## About this exercise
Each line from the one containing "What is the" through the last line of the entries below is to be transcribed exactly. Nothing else belongs in the reply.

## Records for this exercise
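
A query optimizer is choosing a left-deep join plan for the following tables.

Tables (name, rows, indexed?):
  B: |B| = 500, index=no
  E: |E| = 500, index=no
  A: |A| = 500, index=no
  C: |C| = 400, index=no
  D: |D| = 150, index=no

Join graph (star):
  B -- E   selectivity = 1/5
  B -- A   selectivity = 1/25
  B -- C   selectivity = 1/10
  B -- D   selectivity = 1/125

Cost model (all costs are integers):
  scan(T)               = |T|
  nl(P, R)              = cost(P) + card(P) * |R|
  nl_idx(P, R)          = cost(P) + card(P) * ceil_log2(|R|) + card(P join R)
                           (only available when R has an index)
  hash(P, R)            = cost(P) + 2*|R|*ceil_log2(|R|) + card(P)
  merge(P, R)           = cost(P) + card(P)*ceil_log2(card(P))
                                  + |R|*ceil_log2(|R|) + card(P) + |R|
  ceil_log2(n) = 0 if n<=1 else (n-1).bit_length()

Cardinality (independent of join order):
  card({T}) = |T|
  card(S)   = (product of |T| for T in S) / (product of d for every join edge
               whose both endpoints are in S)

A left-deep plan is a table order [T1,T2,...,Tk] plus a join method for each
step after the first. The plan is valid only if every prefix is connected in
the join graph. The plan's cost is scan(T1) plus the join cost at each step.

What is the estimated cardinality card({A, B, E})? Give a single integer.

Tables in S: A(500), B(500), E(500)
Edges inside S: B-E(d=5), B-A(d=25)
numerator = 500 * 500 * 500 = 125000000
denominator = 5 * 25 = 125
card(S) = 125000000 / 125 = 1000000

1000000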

## Result of the exercise
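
What is the estimated cardinality card({A, B, E})? Give a single integer.

Tables in S: A(500), B(500), E(500)
Edges inside S: B-E(d=5), B-A(d=25)
numerator = 500 * 500 * 500 = 125000000
denominator = 5 * 25 = 125
card(S) = 125000000 / 125 = 1000000

1000000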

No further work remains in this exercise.